(Exercise objective):
Extract the first line through the line containing "SRAS: y = 2844 + 4(p − pᵉ)" from the listing below, exactly as written.

(Data for analysis):
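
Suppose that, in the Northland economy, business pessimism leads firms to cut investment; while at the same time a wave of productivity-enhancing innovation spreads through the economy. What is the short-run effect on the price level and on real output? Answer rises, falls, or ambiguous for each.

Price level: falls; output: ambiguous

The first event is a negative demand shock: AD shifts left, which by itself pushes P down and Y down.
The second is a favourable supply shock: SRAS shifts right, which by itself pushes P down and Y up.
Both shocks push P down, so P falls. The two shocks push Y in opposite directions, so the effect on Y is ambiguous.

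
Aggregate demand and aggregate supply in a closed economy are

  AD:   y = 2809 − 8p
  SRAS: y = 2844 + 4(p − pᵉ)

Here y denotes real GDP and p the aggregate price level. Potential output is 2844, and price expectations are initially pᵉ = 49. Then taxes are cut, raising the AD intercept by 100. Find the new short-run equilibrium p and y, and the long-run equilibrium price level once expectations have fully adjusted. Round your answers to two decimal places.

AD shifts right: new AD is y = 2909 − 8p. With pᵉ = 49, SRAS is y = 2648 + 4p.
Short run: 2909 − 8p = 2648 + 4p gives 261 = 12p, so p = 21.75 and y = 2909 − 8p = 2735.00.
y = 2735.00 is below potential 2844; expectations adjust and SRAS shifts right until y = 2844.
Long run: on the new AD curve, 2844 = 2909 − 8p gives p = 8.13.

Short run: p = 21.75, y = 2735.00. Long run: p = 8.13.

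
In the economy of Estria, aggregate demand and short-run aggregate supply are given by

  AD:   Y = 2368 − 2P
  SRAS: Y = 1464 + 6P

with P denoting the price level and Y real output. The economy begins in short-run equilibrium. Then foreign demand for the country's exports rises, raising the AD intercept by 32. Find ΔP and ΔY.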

(Written solution):
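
Suppose that, in the Northland economy, business pessimism leads firms to cut investment; while at the same time a wave of productivity-enhancing innovation spreads through the economy. What is the short-run effect on the price level and on real output? Answer rises, falls, or ambiguous for each.

Price level: falls; output: ambiguous

The first event is a negative demand shock: AD shifts left, which by itself pushes P down and Y down.
The second is a favourable supply shock: SRAS shifts right, which by itself pushes P down and Y up.
Both shocks push P down, so P falls. The two shocks push Y in opposite directions, so the effect on Y is ambiguous.

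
Aggregate demand and aggregate supply in a closed economy are

  AD:   y = 2809 − 8p
  SRAS: y = 2844 + 4(p − pᵉ)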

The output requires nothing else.